### TASK ITEM
Copy out every record precisely.

### INPUT RECORDS
::::

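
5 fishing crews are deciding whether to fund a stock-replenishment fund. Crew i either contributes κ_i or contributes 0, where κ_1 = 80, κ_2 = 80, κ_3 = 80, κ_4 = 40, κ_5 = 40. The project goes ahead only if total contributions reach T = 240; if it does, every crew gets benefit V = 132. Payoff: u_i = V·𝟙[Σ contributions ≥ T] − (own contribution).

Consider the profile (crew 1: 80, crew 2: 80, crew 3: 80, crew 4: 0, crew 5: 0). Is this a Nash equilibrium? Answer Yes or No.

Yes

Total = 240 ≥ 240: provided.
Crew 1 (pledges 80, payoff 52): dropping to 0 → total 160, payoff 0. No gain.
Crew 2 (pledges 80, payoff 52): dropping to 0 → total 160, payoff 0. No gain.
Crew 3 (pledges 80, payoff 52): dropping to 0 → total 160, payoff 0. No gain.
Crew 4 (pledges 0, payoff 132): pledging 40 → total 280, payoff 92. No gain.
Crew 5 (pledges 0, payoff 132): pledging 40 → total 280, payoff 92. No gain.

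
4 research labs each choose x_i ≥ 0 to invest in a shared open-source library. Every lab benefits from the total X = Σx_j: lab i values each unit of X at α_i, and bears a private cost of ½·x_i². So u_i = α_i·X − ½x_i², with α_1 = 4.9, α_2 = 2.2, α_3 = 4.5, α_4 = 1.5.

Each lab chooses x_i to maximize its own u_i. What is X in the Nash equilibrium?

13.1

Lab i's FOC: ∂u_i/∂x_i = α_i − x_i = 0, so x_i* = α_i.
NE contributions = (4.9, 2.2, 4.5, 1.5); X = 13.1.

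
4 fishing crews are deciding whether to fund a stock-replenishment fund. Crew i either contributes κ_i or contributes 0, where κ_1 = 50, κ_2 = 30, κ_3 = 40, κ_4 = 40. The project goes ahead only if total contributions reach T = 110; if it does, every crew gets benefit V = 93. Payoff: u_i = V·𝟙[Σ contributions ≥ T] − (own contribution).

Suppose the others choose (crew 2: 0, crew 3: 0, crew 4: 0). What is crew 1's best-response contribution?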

::::

### ANSWER SPACE
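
5 fishing crews are deciding whether to fund a stock-replenishment fund. Crew i either contributes κ_i or contributes 0, where κ_1 = 80, κ_2 = 80, κ_3 = 80, κ_4 = 40, κ_5 = 40. The project goes ahead only if total contributions reach T = 240; if it does, every crew gets benefit V = 132. Payoff: u_i = V·𝟙[Σ contributions ≥ T] − (own contribution).

Consider the profile (crew 1: 80, crew 2: 80, crew 3: 80, crew 4: 0, crew 5: 0). Is this a Nash equilibrium? Answer Yes or No.

Yes

Total = 240 ≥ 240: provided.
Crew 1 (pledges 80, payoff 52): dropping to 0 → total 160, payoff 0. No gain.
Crew 2 (pledges 80, payoff 52): dropping to 0 → total 160, payoff 0. No gain.
Crew 3 (pledges 80, payoff 52): dropping to 0 → total 160, payoff 0. No gain.
Crew 4 (pledges 0, payoff 132): pledging 40 → total 280, payoff 92. No gain.
Crew 5 (pledges 0, payoff 132): pledging 40 → total 280, payoff 92. No gain.

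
4 research labs each choose x_i ≥ 0 to invest in a shared open-source library. Every lab benefits from the total X = Σx_j: lab i values each unit of X at α_i, and bears a private cost of ½·x_i². So u_i = α_i·X − ½x_i², with α_1 = 4.9, α_2 = 2.2, α_3 = 4.5, α_4 = 1.5.

Each lab chooses x_i to maximize its own u_i. What is X in the Nash equilibrium?

13.1

Lab i's FOC: ∂u_i/∂x_i = α_i − x_i = 0, so x_i* = α_i.
NE contributions = (4.9, 2.2, 4.5, 1.5); X = 13.1.

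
4 fishing crews are deciding whether to fund a stock-replenishment fund. Crew i either contributes κ_i or contributes 0, where κ_1 = 50, κ_2 = 30, κ_3 = 40, κ_4 = 40. The project goes ahead only if total contributions reach T = 110; if it does, every crew gets benefit V = 93. Payoff: u_i = V·𝟙[Σ contributions ≥ T] − (own contribution).

Suppose the others choose (crew 2: 0, crew 3: 0, crew 4: 0). What is crew 1's best-response contribution?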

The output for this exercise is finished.